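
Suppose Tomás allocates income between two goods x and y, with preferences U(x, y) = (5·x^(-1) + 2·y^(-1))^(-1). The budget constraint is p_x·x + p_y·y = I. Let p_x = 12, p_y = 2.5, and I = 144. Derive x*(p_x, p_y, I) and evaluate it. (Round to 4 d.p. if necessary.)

x* = 9.3119

From the CES first-order condition, (5/2)·(y/x)^(2) = p_x/p_y.
Solve for the ratio: y/x = [(2/5)·p_x/p_y]^(0.5).
Substitute y = (y/x)·x into the budget: x* = I/(p_x + p_y·(y/x)).
Numerically y/x = 1.385641, so x* = 144/(12 + 2.5·1.385641) = 9.3119.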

## Exercise instructions
From the first line to the last, copy the data exactly.

## Solution to this exercise
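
Suppose Tomás allocates income between two goods x and y, with preferences U(x, y) = (5·x^(-1) + 2·y^(-1))^(-1). The budget constraint is p_x·x + p_y·y = I. Let p_x = 12, p_y = 2.5, and I = 144. Derive x*(p_x, p_y, I) and evaluate it. (Round to 4 d.p. if necessary.)

x* = 9.3119

From the CES first-order condition, (5/2)·(y/x)^(2) = p_x/p_y.
Solve for the ratio: y/x = [(2/5)·p_x/p_y]^(0.5).
Substitute y = (y/x)·x into the budget: x* = I/(p_x + p_y·(y/x)).
Numerically y/x = 1.385641, so x* = 144/(12 + 2.5·1.385641) = 9.3119.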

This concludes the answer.